** Opening Data shown block **

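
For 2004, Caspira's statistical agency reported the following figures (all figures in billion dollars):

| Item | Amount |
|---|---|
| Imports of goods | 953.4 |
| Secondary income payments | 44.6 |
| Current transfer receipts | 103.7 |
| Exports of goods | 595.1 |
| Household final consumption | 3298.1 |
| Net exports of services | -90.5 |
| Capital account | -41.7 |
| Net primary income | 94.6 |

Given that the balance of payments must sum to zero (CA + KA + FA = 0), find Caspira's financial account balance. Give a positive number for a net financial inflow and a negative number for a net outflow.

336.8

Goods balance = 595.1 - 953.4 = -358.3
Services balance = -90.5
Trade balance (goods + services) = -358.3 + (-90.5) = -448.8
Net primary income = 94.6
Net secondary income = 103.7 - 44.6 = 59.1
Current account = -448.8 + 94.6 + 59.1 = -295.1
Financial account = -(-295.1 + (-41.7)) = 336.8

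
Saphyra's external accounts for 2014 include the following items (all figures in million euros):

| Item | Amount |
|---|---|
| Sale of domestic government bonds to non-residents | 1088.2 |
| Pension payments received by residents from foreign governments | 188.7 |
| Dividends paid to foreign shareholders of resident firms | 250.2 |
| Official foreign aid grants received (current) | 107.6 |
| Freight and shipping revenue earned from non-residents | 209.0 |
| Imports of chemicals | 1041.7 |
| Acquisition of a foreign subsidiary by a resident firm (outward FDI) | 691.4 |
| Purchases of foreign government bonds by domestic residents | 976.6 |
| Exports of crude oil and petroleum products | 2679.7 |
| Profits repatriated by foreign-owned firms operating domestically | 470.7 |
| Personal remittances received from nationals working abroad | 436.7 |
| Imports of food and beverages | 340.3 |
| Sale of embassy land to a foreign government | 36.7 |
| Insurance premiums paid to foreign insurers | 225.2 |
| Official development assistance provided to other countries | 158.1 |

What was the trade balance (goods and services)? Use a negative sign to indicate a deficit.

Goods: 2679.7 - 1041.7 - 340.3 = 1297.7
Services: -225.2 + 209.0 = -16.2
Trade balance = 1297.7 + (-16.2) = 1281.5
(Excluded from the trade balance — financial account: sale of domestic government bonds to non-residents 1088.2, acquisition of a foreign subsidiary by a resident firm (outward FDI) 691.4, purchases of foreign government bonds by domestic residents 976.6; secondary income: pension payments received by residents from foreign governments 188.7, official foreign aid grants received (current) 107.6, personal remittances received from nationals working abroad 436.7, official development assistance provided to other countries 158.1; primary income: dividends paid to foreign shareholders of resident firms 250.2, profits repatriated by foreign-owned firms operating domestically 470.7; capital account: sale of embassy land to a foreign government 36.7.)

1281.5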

** Closing Data shown block **

- What you have to do -
Copy only this part of the entries above: the line with "receipts | 103.7 |", the line with "countries | 158.1 |", and the lines between, all exactly as written.

- Solution -
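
| Current transfer receipts | 103.7 |
| Exports of goods | 595.1 |
| Household final consumption | 3298.1 |
| Net exports of services | -90.5 |
| Capital account | -41.7 |
| Net primary income | 94.6 |

Given that the balance of payments must sum to zero (CA + KA + FA = 0), find Caspira's financial account balance. Give a positive number for a net financial inflow and a negative number for a net outflow.

336.8

Goods balance = 595.1 - 953.4 = -358.3
Services balance = -90.5
Trade balance (goods + services) = -358.3 + (-90.5) = -448.8
Net primary income = 94.6
Net secondary income = 103.7 - 44.6 = 59.1
Current account = -448.8 + 94.6 + 59.1 = -295.1
Financial account = -(-295.1 + (-41.7)) = 336.8

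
Saphyra's external accounts for 2014 include the following items (all figures in million euros):

| Item | Amount |
|---|---|
| Sale of domestic government bonds to non-residents | 1088.2 |
| Pension payments received by residents from foreign governments | 188.7 |
| Dividends paid to foreign shareholders of resident firms | 250.2 |
| Official foreign aid grants received (current) | 107.6 |
| Freight and shipping revenue earned from non-residents | 209.0 |
| Imports of chemicals | 1041.7 |
| Acquisition of a foreign subsidiary by a resident firm (outward FDI) | 691.4 |
| Purchases of foreign government bonds by domestic residents | 976.6 |
| Exports of crude oil and petroleum products | 2679.7 |
| Profits repatriated by foreign-owned firms operating domestically | 470.7 |
| Personal remittances received from nationals working abroad | 436.7 |
| Imports of food and beverages | 340.3 |
| Sale of embassy land to a foreign government | 36.7 |
| Insurance premiums paid to foreign insurers | 225.2 |
| Official development assistance provided to other countries | 158.1 |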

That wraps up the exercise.